TASK PROMPT: Write out all the data again, exactly as shown.

SUPPLIED INFORMATION:
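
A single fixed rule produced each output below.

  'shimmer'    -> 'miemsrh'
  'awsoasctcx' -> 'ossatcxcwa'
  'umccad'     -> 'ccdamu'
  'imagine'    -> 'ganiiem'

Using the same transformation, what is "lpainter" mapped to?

The rule is to move the first 2 characters to the end (rotate left by 2), then swap each adjacent pair of characters (1↔2, 3↔4, ...).
On "lpainter": the first step gives "ainterlp", and the second then gives "iatnrepl".

iatnrepl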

ANSWER BOX:
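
A single fixed rule produced each output below.

  'shimmer'    -> 'miemsrh'
  'awsoasctcx' -> 'ossatcxcwa'
  'umccad'     -> 'ccdamu'
  'imagine'    -> 'ganiiem'

Using the same transformation, what is "lpainter" mapped to?

The rule is to move the first 2 characters to the end (rotate left by 2), then swap each adjacent pair of characters (1↔2, 3↔4, ...).
On "lpainter": the first step gives "ainterlp", and the second then gives "iatnrepl".

iatnrepl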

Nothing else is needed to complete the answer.